Exercise requirements = Copy exactly the stretch of data below from the line with "Ibtisam died before" through the line with "Ibtisam and Nabil", including both of those lines.

Material for this task =
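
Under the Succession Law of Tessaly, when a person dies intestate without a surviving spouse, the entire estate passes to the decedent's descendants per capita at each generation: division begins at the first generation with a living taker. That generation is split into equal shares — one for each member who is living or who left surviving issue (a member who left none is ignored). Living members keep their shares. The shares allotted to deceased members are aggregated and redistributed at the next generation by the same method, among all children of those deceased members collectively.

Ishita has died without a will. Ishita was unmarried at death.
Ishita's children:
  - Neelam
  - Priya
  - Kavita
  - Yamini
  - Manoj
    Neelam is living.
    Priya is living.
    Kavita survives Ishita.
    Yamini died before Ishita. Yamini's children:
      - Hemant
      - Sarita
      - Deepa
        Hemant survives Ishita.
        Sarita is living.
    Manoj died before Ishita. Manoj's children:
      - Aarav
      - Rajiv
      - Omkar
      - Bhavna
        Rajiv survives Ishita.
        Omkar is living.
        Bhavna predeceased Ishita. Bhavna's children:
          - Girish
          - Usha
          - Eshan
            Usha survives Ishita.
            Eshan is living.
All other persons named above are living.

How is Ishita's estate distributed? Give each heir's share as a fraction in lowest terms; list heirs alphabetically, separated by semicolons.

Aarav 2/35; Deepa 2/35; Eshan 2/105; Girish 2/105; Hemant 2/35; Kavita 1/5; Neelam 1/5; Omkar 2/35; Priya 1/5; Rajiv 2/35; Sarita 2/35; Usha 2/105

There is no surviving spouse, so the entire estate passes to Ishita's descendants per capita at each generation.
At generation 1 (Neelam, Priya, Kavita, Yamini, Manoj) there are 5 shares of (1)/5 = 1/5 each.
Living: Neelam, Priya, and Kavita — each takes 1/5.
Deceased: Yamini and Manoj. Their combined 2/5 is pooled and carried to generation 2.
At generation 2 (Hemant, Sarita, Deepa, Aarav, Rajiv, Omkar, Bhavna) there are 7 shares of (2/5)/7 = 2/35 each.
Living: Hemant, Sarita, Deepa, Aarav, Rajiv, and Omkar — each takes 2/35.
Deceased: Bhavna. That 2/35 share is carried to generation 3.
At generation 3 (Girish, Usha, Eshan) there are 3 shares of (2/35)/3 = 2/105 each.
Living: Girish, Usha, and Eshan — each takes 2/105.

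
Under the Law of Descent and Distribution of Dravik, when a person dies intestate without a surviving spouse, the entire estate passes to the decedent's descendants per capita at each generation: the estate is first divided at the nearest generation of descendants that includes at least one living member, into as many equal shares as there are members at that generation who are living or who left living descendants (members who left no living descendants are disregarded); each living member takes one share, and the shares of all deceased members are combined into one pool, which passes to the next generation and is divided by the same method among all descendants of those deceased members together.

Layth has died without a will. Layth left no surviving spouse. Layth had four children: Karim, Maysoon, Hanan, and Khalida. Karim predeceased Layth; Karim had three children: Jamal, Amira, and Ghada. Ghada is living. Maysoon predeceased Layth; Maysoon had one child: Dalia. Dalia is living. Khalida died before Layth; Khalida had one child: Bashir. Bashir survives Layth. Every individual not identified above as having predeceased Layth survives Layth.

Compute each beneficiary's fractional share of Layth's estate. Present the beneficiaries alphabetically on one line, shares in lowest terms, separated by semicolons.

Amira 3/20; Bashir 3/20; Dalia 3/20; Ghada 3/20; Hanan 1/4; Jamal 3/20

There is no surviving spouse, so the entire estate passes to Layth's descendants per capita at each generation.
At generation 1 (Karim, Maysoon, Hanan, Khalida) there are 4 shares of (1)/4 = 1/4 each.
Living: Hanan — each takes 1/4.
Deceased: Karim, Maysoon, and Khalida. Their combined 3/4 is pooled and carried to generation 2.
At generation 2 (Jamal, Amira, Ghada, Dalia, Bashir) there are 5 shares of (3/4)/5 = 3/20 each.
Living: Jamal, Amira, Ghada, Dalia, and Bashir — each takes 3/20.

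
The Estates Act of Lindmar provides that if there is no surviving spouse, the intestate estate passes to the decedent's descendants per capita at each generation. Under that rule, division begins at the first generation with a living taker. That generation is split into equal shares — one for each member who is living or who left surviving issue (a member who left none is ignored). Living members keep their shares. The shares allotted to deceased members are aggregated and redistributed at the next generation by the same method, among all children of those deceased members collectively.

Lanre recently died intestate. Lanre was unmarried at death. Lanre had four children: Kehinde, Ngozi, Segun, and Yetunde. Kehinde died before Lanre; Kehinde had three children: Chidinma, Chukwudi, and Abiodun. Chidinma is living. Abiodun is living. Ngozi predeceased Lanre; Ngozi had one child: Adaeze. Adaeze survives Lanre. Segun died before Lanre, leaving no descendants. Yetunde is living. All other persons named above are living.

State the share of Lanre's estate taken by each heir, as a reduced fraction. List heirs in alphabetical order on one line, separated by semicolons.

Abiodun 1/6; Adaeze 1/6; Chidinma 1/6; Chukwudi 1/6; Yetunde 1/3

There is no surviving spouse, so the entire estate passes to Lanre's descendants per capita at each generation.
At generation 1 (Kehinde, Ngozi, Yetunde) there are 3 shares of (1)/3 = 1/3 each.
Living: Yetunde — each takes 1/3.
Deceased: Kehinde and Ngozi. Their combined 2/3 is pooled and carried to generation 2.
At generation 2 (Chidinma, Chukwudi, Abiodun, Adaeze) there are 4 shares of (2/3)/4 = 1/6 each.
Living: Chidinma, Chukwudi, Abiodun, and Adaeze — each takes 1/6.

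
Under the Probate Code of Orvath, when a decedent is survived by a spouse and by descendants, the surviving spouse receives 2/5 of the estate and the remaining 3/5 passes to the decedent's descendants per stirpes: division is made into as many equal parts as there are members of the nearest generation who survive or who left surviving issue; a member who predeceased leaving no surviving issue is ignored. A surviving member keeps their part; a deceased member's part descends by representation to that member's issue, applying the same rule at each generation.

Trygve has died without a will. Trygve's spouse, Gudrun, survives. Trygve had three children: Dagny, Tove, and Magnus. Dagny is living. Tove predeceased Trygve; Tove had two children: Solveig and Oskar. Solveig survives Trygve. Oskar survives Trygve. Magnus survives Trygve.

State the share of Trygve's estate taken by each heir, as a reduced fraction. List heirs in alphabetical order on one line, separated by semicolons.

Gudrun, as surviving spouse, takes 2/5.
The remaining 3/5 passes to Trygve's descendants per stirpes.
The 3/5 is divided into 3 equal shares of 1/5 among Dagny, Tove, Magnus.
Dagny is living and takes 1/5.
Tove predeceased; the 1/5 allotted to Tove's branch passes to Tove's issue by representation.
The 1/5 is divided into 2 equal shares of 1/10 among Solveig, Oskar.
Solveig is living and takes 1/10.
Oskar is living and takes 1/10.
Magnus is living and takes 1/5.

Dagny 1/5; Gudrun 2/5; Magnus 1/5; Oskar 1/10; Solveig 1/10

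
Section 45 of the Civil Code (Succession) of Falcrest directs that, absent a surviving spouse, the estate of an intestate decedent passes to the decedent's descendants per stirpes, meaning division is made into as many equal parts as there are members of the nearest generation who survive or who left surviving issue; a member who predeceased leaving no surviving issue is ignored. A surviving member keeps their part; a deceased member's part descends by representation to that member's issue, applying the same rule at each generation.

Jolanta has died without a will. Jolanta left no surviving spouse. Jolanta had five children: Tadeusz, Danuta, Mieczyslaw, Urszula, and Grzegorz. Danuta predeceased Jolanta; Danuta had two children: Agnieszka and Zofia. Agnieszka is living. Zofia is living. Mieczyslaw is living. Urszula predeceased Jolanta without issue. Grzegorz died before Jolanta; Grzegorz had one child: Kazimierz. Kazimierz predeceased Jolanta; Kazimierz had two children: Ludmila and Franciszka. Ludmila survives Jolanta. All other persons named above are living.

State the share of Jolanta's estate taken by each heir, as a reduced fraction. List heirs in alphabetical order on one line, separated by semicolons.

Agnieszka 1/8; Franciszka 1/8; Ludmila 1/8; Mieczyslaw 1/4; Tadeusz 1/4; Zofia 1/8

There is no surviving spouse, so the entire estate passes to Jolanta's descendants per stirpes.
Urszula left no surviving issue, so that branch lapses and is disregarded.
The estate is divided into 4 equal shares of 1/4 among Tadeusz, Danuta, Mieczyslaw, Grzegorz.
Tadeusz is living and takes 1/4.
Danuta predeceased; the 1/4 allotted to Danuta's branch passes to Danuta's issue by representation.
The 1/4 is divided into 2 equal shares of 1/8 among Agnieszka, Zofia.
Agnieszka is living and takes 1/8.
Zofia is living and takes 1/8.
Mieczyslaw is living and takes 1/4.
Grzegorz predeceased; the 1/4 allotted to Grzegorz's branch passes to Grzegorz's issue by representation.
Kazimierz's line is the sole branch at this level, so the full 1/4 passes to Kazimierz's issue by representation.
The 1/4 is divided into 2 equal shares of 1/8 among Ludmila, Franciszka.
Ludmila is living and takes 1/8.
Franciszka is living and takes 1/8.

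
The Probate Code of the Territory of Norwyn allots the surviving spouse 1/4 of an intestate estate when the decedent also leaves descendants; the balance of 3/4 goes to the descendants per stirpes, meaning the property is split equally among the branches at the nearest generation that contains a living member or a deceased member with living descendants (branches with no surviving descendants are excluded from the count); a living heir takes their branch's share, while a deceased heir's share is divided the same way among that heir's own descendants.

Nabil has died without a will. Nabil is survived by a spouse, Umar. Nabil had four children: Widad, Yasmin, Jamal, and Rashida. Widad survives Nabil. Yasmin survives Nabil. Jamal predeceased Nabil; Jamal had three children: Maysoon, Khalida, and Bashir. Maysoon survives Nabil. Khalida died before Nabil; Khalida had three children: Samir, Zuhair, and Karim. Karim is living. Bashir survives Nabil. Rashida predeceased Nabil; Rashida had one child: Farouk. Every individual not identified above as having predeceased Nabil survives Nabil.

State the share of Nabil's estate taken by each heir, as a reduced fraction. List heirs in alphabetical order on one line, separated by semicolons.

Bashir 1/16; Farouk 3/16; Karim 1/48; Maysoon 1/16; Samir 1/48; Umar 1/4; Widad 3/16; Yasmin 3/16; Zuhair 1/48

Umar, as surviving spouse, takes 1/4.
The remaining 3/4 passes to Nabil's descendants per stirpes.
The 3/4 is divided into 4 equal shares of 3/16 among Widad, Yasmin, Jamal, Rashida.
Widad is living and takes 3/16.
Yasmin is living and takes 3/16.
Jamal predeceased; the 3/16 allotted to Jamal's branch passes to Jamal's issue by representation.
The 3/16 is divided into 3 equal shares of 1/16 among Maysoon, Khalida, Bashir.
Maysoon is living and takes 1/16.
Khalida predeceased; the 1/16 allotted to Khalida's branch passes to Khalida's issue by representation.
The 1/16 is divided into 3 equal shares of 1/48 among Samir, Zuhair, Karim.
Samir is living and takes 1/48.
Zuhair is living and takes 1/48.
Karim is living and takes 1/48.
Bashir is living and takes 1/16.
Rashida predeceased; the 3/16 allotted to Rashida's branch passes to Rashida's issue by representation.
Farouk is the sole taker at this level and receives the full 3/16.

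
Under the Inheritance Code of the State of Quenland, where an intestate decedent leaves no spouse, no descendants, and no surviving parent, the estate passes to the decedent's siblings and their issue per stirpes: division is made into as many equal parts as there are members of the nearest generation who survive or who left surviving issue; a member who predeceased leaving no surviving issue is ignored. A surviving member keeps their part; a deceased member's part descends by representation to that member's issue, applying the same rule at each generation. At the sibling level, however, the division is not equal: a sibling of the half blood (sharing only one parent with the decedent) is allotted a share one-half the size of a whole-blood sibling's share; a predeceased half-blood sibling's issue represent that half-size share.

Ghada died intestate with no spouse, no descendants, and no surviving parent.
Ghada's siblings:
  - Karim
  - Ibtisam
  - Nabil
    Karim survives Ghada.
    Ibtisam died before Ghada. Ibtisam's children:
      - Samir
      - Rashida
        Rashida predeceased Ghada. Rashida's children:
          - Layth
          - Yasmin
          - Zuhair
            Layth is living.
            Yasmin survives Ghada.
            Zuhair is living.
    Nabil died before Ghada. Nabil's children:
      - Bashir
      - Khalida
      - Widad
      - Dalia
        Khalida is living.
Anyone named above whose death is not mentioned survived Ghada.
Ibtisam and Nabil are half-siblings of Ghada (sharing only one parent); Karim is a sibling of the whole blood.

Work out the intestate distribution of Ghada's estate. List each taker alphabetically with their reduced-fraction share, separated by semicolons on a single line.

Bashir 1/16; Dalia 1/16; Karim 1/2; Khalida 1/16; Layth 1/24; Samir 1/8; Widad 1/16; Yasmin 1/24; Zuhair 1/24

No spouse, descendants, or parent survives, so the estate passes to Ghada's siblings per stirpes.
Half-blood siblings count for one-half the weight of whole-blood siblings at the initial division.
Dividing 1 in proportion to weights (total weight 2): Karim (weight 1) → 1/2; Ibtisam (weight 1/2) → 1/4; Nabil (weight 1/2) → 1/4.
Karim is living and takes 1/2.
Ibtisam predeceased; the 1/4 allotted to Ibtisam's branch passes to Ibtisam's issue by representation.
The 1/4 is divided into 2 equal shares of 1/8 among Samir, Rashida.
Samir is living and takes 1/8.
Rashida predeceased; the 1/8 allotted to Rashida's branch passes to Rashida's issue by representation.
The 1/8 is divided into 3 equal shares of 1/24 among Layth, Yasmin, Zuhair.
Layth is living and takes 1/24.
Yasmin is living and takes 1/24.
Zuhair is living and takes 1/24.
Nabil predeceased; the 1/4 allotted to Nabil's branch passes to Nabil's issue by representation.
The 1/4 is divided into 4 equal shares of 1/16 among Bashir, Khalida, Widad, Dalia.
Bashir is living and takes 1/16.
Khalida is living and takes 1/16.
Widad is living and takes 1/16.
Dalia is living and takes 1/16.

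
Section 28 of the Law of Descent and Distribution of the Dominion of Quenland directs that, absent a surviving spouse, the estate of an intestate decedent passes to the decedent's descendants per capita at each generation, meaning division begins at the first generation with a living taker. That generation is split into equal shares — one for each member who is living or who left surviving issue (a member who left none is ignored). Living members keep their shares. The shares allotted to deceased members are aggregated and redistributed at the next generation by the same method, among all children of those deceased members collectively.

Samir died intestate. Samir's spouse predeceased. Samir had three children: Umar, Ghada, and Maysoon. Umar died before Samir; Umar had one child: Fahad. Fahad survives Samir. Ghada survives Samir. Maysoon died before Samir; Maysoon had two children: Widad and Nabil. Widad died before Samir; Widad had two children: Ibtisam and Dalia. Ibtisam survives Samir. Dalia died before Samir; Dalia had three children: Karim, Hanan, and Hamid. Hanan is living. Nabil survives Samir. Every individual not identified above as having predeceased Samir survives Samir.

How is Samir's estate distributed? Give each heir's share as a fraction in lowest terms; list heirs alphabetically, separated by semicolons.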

Task output =
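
    Ibtisam died before Ghada. Ibtisam's children:
      - Samir
      - Rashida
        Rashida predeceased Ghada. Rashida's children:
          - Layth
          - Yasmin
          - Zuhair
            Layth is living.
            Yasmin survives Ghada.
            Zuhair is living.
    Nabil died before Ghada. Nabil's children:
      - Bashir
      - Khalida
      - Widad
      - Dalia
        Khalida is living.
Anyone named above whose death is not mentioned survived Ghada.
Ibtisam and Nabil are half-siblings of Ghada (sharing only one parent); Karim is a sibling of the whole blood.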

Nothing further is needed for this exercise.